[Saved data entries]
★ ★ ★ ★

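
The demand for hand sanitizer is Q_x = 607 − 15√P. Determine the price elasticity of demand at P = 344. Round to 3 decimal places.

-0.423

At P = 344, Q_x = 328.7914.
dQ_x/dP = −15/(2√P) = −15/(2·18.5472).
Point elasticity E = (dQ_x/dP)·(P/Q_x) = -0.4044 × 344/328.7914 ≈ -0.423.
|E| < 1, so demand is inelastic at this price.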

★ ★ ★ ★

§ **PROBLEM DETAILS**: Your answer should be the records above, set down exactly.

§ **RESULT OF THE EXERCISE**:
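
The demand for hand sanitizer is Q_x = 607 − 15√P. Determine the price elasticity of demand at P = 344. Round to 3 decimal places.

-0.423

At P = 344, Q_x = 328.7914.
dQ_x/dP = −15/(2√P) = −15/(2·18.5472).
Point elasticity E = (dQ_x/dP)·(P/Q_x) = -0.4044 × 344/328.7914 ≈ -0.423.
|E| < 1, so demand is inelastic at this price.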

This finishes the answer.